--- TASK INSTRUCTIONS ---
Send back all of the data, word for word.

--- MATERIAL PROVIDED ---
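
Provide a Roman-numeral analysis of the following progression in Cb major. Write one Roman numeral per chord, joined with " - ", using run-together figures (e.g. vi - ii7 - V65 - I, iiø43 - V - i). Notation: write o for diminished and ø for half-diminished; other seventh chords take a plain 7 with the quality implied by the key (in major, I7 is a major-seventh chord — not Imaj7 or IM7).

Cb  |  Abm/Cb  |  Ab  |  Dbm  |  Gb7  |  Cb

I - vi6 - V/ii - ii - V7 - I

Cb: major triad on Cb = scale degree 1 → I.
Abm/Cb has root Ab, degree 6 in Cb major, so vi6.
Ab: chromatic; Ab is V of ii, so V/ii.
Dbm: root Db is the supertonic; minor triad there is ii.
Gb7: root Gb is the dominant; dominant seventh chord there is V7.
Cb has root Cb, degree 1 in Cb major, so I.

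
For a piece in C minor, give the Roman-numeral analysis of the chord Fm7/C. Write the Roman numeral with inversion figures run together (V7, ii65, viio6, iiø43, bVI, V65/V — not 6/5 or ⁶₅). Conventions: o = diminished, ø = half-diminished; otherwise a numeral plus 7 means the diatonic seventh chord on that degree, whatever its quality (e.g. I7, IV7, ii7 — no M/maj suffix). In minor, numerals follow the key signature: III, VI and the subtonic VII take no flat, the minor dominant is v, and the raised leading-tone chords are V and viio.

iv43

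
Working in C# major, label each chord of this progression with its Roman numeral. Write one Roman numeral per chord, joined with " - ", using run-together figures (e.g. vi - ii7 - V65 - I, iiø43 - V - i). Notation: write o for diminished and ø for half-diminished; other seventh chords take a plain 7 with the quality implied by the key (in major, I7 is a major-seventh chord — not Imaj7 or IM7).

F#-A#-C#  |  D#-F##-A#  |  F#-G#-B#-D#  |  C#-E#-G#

IV - V/V - V42 - I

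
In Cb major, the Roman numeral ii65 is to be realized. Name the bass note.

Fb

ii in Cb major has root Db; the chord is Db-Fb-Ab-Cb.
The figure 65 means first inversion — the third is in the bass.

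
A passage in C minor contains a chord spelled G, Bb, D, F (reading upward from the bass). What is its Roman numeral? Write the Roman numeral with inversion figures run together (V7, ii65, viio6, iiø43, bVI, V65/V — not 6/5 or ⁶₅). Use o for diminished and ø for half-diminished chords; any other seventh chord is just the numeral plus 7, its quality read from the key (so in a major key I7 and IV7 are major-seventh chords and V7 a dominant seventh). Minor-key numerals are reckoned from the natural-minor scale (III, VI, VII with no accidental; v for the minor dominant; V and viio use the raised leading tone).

v7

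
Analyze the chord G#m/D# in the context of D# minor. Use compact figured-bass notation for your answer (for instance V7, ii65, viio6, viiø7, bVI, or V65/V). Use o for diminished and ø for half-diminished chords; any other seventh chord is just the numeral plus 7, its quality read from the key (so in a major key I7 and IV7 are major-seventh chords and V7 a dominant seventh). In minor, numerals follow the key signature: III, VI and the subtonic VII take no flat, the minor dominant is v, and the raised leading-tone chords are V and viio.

iv64

The pitches G#-B-D# form a minor triad rooted on G#.
G# is scale degree 4 in D# minor, and a minor triad on that degree is written iv.
With D# in the bass the chord is in second inversion, so the figured bass is 64.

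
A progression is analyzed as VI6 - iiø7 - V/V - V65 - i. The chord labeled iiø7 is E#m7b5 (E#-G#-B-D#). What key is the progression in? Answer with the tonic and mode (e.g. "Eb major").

D# minor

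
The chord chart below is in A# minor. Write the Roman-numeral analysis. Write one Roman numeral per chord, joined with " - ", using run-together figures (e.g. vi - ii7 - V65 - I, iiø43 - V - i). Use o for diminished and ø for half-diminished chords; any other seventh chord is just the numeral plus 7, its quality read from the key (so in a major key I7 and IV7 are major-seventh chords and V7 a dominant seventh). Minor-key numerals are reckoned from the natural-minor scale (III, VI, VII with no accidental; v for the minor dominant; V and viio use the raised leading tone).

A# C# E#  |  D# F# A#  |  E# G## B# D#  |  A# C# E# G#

A#-C#-E#: minor triad on A# = scale degree 1 → i.
D#-F#-A#: root D# is the subdominant; minor triad there is iv.
E#-G##-B#-D# has root E#, degree 5 in A# minor, so V7.
A#-C#-E#-G#: minor seventh chord on A# = scale degree 1 → i7.

i - iv - V7 - i7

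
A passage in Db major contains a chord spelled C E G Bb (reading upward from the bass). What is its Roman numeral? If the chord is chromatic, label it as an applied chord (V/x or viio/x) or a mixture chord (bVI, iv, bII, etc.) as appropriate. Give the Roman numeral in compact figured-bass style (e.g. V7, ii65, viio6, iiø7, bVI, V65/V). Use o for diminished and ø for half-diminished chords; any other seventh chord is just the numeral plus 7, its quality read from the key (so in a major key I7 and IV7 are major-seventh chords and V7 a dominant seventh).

V7/iii

The pitches C-E-G-Bb form a dominant seventh chord rooted on C.
C is not a diatonic chord root with this quality in Db major, but it lies a perfect fifth above F (iii), so the chord functions as an applied dominant of iii.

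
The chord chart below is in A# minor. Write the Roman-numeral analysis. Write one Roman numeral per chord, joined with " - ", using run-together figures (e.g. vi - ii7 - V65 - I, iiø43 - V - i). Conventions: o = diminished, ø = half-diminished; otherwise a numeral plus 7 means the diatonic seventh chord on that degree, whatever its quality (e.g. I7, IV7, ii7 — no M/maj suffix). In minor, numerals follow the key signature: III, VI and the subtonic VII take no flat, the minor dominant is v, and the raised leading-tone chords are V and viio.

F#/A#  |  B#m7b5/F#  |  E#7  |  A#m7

F#/A#: major triad on F# = scale degree 6 → VI6.
B#m7b5/F# has root B#, degree 2 in A# minor, so iiø43.
E#7: root E# is the dominant; dominant seventh chord there is V7.
A#m7: root A# is the tonic; minor seventh chord there is i7.

VI6 - iiø43 - V7 - i7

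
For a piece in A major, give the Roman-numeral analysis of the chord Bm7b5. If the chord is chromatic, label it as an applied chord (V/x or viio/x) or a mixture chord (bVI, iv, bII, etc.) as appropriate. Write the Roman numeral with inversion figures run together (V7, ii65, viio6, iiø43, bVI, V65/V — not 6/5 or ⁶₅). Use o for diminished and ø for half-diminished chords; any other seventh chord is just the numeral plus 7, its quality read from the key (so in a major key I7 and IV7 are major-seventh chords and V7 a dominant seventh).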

--- SOLUTION TO THIS PROBLEM ---
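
Provide a Roman-numeral analysis of the following progression in Cb major. Write one Roman numeral per chord, joined with " - ", using run-together figures (e.g. vi - ii7 - V65 - I, iiø43 - V - i). Notation: write o for diminished and ø for half-diminished; other seventh chords take a plain 7 with the quality implied by the key (in major, I7 is a major-seventh chord — not Imaj7 or IM7).

Cb  |  Abm/Cb  |  Ab  |  Dbm  |  Gb7  |  Cb

I - vi6 - V/ii - ii - V7 - I

Cb: major triad on Cb = scale degree 1 → I.
Abm/Cb has root Ab, degree 6 in Cb major, so vi6.
Ab: chromatic; Ab is V of ii, so V/ii.
Dbm: root Db is the supertonic; minor triad there is ii.
Gb7: root Gb is the dominant; dominant seventh chord there is V7.
Cb has root Cb, degree 1 in Cb major, so I.

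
For a piece in C minor, give the Roman-numeral analysis of the chord Fm7/C. Write the Roman numeral with inversion figures run together (V7, ii65, viio6, iiø43, bVI, V65/V — not 6/5 or ⁶₅). Conventions: o = diminished, ø = half-diminished; otherwise a numeral plus 7 means the diatonic seventh chord on that degree, whatever its quality (e.g. I7, IV7, ii7 — no M/maj suffix). In minor, numerals follow the key signature: III, VI and the subtonic VII take no flat, the minor dominant is v, and the raised leading-tone chords are V and viio.

iv43

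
Working in C# major, label each chord of this progression with its Roman numeral. Write one Roman numeral per chord, joined with " - ", using run-together figures (e.g. vi - ii7 - V65 - I, iiø43 - V - i). Notation: write o for diminished and ø for half-diminished; other seventh chords take a plain 7 with the quality implied by the key (in major, I7 is a major-seventh chord — not Imaj7 or IM7).

F#-A#-C#  |  D#-F##-A#  |  F#-G#-B#-D#  |  C#-E#-G#

IV - V/V - V42 - I

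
In Cb major, the Roman numeral ii65 is to be realized. Name the bass note.

Fb

ii in Cb major has root Db; the chord is Db-Fb-Ab-Cb.
The figure 65 means first inversion — the third is in the bass.

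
A passage in C minor contains a chord spelled G, Bb, D, F (reading upward from the bass). What is its Roman numeral? Write the Roman numeral with inversion figures run together (V7, ii65, viio6, iiø43, bVI, V65/V — not 6/5 or ⁶₅). Use o for diminished and ø for half-diminished chords; any other seventh chord is just the numeral plus 7, its quality read from the key (so in a major key I7 and IV7 are major-seventh chords and V7 a dominant seventh). Minor-key numerals are reckoned from the natural-minor scale (III, VI, VII with no accidental; v for the minor dominant; V and viio use the raised leading tone).

v7

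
Analyze the chord G#m/D# in the context of D# minor. Use compact figured-bass notation for your answer (for instance V7, ii65, viio6, viiø7, bVI, or V65/V). Use o for diminished and ø for half-diminished chords; any other seventh chord is just the numeral plus 7, its quality read from the key (so in a major key I7 and IV7 are major-seventh chords and V7 a dominant seventh). In minor, numerals follow the key signature: III, VI and the subtonic VII take no flat, the minor dominant is v, and the raised leading-tone chords are V and viio.

iv64

The pitches G#-B-D# form a minor triad rooted on G#.
G# is scale degree 4 in D# minor, and a minor triad on that degree is written iv.
With D# in the bass the chord is in second inversion, so the figured bass is 64.

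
A progression is analyzed as VI6 - iiø7 - V/V - V65 - i. The chord labeled iiø7 is E#m7b5 (E#-G#-B-D#). What key is the progression in? Answer with the tonic and mode (e.g. "Eb major").

D# minor

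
The chord chart below is in A# minor. Write the Roman-numeral analysis. Write one Roman numeral per chord, joined with " - ", using run-together figures (e.g. vi - ii7 - V65 - I, iiø43 - V - i). Use o for diminished and ø for half-diminished chords; any other seventh chord is just the numeral plus 7, its quality read from the key (so in a major key I7 and IV7 are major-seventh chords and V7 a dominant seventh). Minor-key numerals are reckoned from the natural-minor scale (III, VI, VII with no accidental; v for the minor dominant; V and viio use the raised leading tone).

A# C# E#  |  D# F# A#  |  E# G## B# D#  |  A# C# E# G#

A#-C#-E#: minor triad on A# = scale degree 1 → i.
D#-F#-A#: root D# is the subdominant; minor triad there is iv.
E#-G##-B#-D# has root E#, degree 5 in A# minor, so V7.
A#-C#-E#-G#: minor seventh chord on A# = scale degree 1 → i7.

i - iv - V7 - i7

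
A passage in Db major contains a chord spelled C E G Bb (reading upward from the bass). What is its Roman numeral? If the chord is chromatic, label it as an applied chord (V/x or viio/x) or a mixture chord (bVI, iv, bII, etc.) as appropriate. Give the Roman numeral in compact figured-bass style (e.g. V7, ii65, viio6, iiø7, bVI, V65/V). Use o for diminished and ø for half-diminished chords; any other seventh chord is just the numeral plus 7, its quality read from the key (so in a major key I7 and IV7 are major-seventh chords and V7 a dominant seventh).

V7/iii

The pitches C-E-G-Bb form a dominant seventh chord rooted on C.
C is not a diatonic chord root with this quality in Db major, but it lies a perfect fifth above F (iii), so the chord functions as an applied dominant of iii.

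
The chord chart below is in A# minor. Write the Roman-numeral analysis. Write one Roman numeral per chord, joined with " - ", using run-together figures (e.g. vi - ii7 - V65 - I, iiø43 - V - i). Conventions: o = diminished, ø = half-diminished; otherwise a numeral plus 7 means the diatonic seventh chord on that degree, whatever its quality (e.g. I7, IV7, ii7 — no M/maj suffix). In minor, numerals follow the key signature: III, VI and the subtonic VII take no flat, the minor dominant is v, and the raised leading-tone chords are V and viio.

F#/A#  |  B#m7b5/F#  |  E#7  |  A#m7

F#/A#: major triad on F# = scale degree 6 → VI6.
B#m7b5/F# has root B#, degree 2 in A# minor, so iiø43.
E#7: root E# is the dominant; dominant seventh chord there is V7.
A#m7: root A# is the tonic; minor seventh chord there is i7.

VI6 - iiø43 - V7 - i7

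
For a piece in A major, give the Roman-numeral analysis of the chord Bm7b5. If the chord is chromatic, label it as an applied chord (V/x or viio/x) or a mixture chord (bVI, iv, bII, etc.) as appropriate. Write the Roman numeral with inversion figures run together (V7, ii65, viio6, iiø43, bVI, V65/V — not 6/5 or ⁶₅). Use o for diminished and ø for half-diminished chords; any other seventh chord is just the numeral plus 7, its quality read from the key (so in a major key I7 and IV7 are major-seventh chords and V7 a dominant seventh).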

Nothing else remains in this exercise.